■ PROBLEM TO WORK ON
Look below for the line containing "Suppose that in a newly". Output it and each remaining line of the entries exactly, and nothing else.

Items from a dataset
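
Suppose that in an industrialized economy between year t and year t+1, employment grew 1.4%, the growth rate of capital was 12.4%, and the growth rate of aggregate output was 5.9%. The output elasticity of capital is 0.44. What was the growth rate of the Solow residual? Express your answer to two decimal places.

Labor's share = 1 − 0.44 = 0.56.
Capital: 0.44 × 12.4 = 5.456 pp.
Employment: 0.56 × 1.4 = 0.784 pp.
TFP growth = 5.9 − 6.24 = -0.34%.

-0.34%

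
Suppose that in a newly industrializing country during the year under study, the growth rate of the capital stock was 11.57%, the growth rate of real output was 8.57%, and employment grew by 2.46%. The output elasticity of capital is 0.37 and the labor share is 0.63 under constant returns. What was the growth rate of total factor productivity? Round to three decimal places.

Labor's share = 1 − 0.37 = 0.63.
The capital stock: 0.37 × 11.57 = 4.2809 pp.
Employment: 0.63 × 2.46 = 1.5498 pp.
TFP growth = 8.57 − 5.8307 = 2.7393%.

Total factor productivity growth was 2.739%.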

■ SOLVED EXERCISE
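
Suppose that in a newly industrializing country during the year under study, the growth rate of the capital stock was 11.57%, the growth rate of real output was 8.57%, and employment grew by 2.46%. The output elasticity of capital is 0.37 and the labor share is 0.63 under constant returns. What was the growth rate of total factor productivity? Round to three decimal places.

Labor's share = 1 − 0.37 = 0.63.
The capital stock: 0.37 × 11.57 = 4.2809 pp.
Employment: 0.63 × 2.46 = 1.5498 pp.
TFP growth = 8.57 − 5.8307 = 2.7393%.

Total factor productivity growth was 2.739%.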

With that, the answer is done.